Work request. Which lines run from the one containing "A source sits" to the end of the records? Write them out exactly, both ends included, and nothing else.

(Collected data entries)
===============
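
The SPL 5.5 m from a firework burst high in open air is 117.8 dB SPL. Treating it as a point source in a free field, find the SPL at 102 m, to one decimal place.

92.4 dB SPL

For a point source in a free field, ΔL = −20·log₁₀(d₂/d₁).
ΔL = −20·log₁₀(102/5.5) = -25.36 dB, so L₂ = 117.8 + (-25.36) = 92.4 dB SPL.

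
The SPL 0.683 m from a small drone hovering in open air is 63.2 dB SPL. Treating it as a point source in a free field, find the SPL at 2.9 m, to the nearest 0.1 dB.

50.6 dB SPL

Inverse-square spreading gives ΔL = −20·log₁₀(d₂/d₁).
ΔL = −20·log₁₀(2.9/0.683) = -12.56 dB, so L₂ = 63.2 + (-12.56) = 50.6 dB SPL.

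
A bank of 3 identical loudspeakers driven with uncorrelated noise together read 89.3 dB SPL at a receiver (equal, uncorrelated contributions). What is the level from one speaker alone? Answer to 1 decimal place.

3 equal incoherent sources add 10·log₁₀(3) = 4.77 dB over one source.
L_one = 89.3 − 4.77 = 84.5 dB SPL.

84.5 dB SPL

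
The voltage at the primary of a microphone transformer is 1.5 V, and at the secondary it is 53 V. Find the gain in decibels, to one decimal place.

Voltage ratio → dB uses the 20·log₁₀ form:
20·log₁₀(53/1.5) = 20·log₁₀(35.33) = 31.0 dB.

31.0 dB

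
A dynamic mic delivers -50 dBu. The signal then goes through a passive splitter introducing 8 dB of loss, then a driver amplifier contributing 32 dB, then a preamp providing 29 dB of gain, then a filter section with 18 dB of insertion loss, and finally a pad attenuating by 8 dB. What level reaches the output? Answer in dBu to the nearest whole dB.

-23 dBu

Cascaded gains and losses add directly in dB.
-50 − 8 + 32 + 29 − 18 − 8 = -23 dBu.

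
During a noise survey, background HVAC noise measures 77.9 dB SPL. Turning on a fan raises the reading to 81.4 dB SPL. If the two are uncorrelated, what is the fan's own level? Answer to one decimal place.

78.8 dB SPL

Background correction is a power subtraction:
L_src = 10·log₁₀(10^(81.4/10) − 10^(77.9/10)) = 10·log₁₀(76380000) = 78.8 dB SPL.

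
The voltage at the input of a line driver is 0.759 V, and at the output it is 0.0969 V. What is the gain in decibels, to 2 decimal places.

-17.88 dB

Voltage ratio → dB uses the 20·log₁₀ form:
20·log₁₀(0.0969/0.759) = 20·log₁₀(0.1277) = -17.88 dB.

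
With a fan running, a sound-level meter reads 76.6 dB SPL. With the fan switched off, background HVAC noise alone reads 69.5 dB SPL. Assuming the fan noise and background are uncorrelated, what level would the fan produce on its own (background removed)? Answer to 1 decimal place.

Subtract intensities: L_src = 10·log₁₀(10^(L_total/10) − 10^(L_bg/10)).
L_src = 10·log₁₀(10^(76.6/10) − 10^(69.5/10)) = 10·log₁₀(36800000) = 75.7 dB SPL.

75.7 dB SPL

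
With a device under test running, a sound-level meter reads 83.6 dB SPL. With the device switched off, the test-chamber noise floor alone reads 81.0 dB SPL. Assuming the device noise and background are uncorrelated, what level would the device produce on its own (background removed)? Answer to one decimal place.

Subtract intensities: L_src = 10·log₁₀(10^(L_total/10) − 10^(L_bg/10)).
L_src = 10·log₁₀(10^(83.6/10) − 10^(81.0/10)) = 10·log₁₀(103200000) = 80.1 dB SPL.

80.1 dB SPL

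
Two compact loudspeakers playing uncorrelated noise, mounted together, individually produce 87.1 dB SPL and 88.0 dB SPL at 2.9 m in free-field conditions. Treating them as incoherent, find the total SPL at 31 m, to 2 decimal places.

70.00 dB SPL

Combined at 2.9 m: 10·log₁₀(10^(87.1/10)+10^(88.0/10)) = 90.584 dB SPL.
Then apply −20·log₁₀(31/2.9) = -20.579 dB → 70.00 dB SPL.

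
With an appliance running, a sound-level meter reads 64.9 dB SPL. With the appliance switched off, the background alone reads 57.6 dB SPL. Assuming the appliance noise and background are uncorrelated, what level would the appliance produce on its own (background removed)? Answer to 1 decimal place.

Remove the background by subtracting linear intensities:
L_src = 10·log₁₀(10^(64.9/10) − 10^(57.6/10)) = 10·log₁₀(2515000) = 64.0 dB SPL.

64.0 dB SPL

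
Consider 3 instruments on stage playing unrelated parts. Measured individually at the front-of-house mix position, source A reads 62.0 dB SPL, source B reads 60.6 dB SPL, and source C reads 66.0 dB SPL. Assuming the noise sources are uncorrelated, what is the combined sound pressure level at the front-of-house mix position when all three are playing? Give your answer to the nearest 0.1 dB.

Add the sources as powers (linear), then convert back to dB:
L_total = 10·log₁₀(10^(62.0/10) + 10^(60.6/10) + 10^(66.0/10)) = 10·log₁₀(6714000) = 68.3 dB SPL.

68.3 dB SPL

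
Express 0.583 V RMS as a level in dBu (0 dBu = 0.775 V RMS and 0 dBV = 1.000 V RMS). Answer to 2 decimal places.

dBu = 20·log₁₀(V / 0.775 V).
20·log₁₀(0.583/0.775) = -2.47 dBu.

-2.47 dBu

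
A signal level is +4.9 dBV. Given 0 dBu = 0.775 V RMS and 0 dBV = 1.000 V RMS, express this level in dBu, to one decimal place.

The offset between the scales is 20·log₁₀(0.775/1.000) = −2.214 dB.
So dBu = +4.9 + 2.214 = +7.1 dBu.

+7.1 dBu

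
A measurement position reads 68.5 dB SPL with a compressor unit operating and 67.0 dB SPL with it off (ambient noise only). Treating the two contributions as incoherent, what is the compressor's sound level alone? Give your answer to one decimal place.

63.2 dB SPL

Remove the background by subtracting linear intensities:
L_src = 10·log₁₀(10^(68.5/10) − 10^(67.0/10)) = 10·log₁₀(2068000) = 63.2 dB SPL.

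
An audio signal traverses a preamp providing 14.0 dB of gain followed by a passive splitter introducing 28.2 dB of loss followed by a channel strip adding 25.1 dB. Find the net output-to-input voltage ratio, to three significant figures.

Net gain = 14.0 + (−28.2) + 25.1 = 10.9 dB.
Voltage ratio = 10^(10.9/20) = 3.51.

3.51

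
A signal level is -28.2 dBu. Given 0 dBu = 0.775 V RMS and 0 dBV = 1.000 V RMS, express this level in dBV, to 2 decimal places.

-30.41 dBV

The offset between the scales is 20·log₁₀(0.775/1.000) = −2.214 dB.
So dBV = -28.2 − 2.214 = -30.41 dBV.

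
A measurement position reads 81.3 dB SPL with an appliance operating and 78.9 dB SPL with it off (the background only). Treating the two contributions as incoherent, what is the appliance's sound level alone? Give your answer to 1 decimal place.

Subtract intensities: L_src = 10·log₁₀(10^(L_total/10) − 10^(L_bg/10)).
L_src = 10·log₁₀(10^(81.3/10) − 10^(78.9/10)) = 10·log₁₀(57270000) = 77.6 dB SPL.

77.6 dB SPL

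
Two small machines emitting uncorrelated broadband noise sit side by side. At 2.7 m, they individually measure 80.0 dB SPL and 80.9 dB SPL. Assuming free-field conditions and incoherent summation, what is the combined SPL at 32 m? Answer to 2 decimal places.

62.01 dB SPL

Combined at 2.7 m: 10·log₁₀(10^(80.0/10)+10^(80.9/10)) = 83.484 dB SPL.
Then apply −20·log₁₀(32/2.7) = -21.476 dB → 62.01 dB SPL.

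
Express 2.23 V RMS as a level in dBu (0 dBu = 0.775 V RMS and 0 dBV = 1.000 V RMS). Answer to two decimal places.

dBu = 20·log₁₀(V / 0.775 V).
20·log₁₀(2.23/0.775) = +9.18 dBu.

+9.18 dBu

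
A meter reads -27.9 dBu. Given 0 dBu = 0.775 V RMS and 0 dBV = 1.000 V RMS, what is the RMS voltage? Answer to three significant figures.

0.0312 V

V = 0.775 V × 10^(-27.9/20).
= 0.775 × 0.04027 = 0.0312 V.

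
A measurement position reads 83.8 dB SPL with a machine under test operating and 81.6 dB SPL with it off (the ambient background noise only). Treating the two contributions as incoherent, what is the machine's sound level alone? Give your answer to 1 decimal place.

Subtract intensities: L_src = 10·log₁₀(10^(L_total/10) − 10^(L_bg/10)).
L_src = 10·log₁₀(10^(83.8/10) − 10^(81.6/10)) = 10·log₁₀(95340000) = 79.8 dB SPL.

79.8 dB SPL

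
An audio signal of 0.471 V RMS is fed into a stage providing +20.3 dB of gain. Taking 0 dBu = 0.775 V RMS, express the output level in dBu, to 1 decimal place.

+16.0 dBu

Input level: 20·log₁₀(0.471/0.775) = -4.33 dBu.
Output: -4.33 + 20.3 = +16.0 dBu.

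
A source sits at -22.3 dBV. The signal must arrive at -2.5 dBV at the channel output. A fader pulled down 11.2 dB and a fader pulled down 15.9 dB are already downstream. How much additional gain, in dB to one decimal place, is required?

The required make-up gain is the shortfall in the dB sum.
G = -2.5 − (-22.3) + 11.2 + 15.9 = 46.9 dB.

46.9 dB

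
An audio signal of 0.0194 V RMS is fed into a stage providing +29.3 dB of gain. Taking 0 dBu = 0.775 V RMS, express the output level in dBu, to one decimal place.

-2.7 dBu

Input level: 20·log₁₀(0.0194/0.775) = -32.03 dBu.
Output: -32.03 + 29.3 = -2.7 dBu.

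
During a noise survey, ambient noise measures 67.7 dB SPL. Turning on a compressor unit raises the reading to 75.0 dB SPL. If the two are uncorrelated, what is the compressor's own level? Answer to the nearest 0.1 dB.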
===============
Solution to the problem.
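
A source sits at -22.3 dBV. The signal must arrive at -2.5 dBV at the channel output. A fader pulled down 11.2 dB and a fader pulled down 15.9 dB are already downstream. How much additional gain, in dB to one decimal place, is required?

The required make-up gain is the shortfall in the dB sum.
G = -2.5 − (-22.3) + 11.2 + 15.9 = 46.9 dB.

46.9 dB

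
An audio signal of 0.0194 V RMS is fed into a stage providing +29.3 dB of gain. Taking 0 dBu = 0.775 V RMS, express the output level in dBu, to one decimal place.

-2.7 dBu

Input level: 20·log₁₀(0.0194/0.775) = -32.03 dBu.
Output: -32.03 + 29.3 = -2.7 dBu.

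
During a noise survey, ambient noise measures 67.7 dB SPL. Turning on a compressor unit raises the reading to 75.0 dB SPL. If the two are uncorrelated, what is the compressor's own level? Answer to the nearest 0.1 dB.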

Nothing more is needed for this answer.